▼▼▼

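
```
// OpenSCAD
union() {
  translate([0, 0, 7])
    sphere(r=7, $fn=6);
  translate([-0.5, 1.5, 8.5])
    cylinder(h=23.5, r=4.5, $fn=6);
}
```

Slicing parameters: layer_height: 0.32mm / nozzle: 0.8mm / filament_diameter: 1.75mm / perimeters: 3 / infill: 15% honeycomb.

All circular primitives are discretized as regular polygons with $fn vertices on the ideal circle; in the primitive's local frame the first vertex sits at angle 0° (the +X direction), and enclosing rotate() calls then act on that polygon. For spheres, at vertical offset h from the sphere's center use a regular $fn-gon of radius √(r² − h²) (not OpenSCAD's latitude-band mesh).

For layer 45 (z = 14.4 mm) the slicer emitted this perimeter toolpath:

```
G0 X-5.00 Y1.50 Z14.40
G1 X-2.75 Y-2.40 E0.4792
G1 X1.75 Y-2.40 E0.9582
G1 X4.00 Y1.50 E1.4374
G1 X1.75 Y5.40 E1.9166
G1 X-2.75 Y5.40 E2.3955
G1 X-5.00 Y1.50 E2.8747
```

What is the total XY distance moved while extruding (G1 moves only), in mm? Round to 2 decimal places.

27.01 mm

Sum the Euclidean lengths of each G1 segment: total = 27.01 mm.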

▲▲▲

* [Exercise]
Restate all of the data above. Match it word for word.

* [Worked solution]
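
```
// OpenSCAD
union() {
  translate([0, 0, 7])
    sphere(r=7, $fn=6);
  translate([-0.5, 1.5, 8.5])
    cylinder(h=23.5, r=4.5, $fn=6);
}
```

Slicing parameters: layer_height: 0.32mm / nozzle: 0.8mm / filament_diameter: 1.75mm / perimeters: 3 / infill: 15% honeycomb.

All circular primitives are discretized as regular polygons with $fn vertices on the ideal circle; in the primitive's local frame the first vertex sits at angle 0° (the +X direction), and enclosing rotate() calls then act on that polygon. For spheres, at vertical offset h from the sphere's center use a regular $fn-gon of radius √(r² − h²) (not OpenSCAD's latitude-band mesh).

For layer 45 (z = 14.4 mm) the slicer emitted this perimeter toolpath:

```
G0 X-5.00 Y1.50 Z14.40
G1 X-2.75 Y-2.40 E0.4792
G1 X1.75 Y-2.40 E0.9582
G1 X4.00 Y1.50 E1.4374
G1 X1.75 Y5.40 E1.9166
G1 X-2.75 Y5.40 E2.3955
G1 X-5.00 Y1.50 E2.8747
```

What is the total XY distance moved while extruding (G1 moves only), in mm? Round to 2 decimal places.

27.01 mm

Sum the Euclidean lengths of each G1 segment: total = 27.01 mm.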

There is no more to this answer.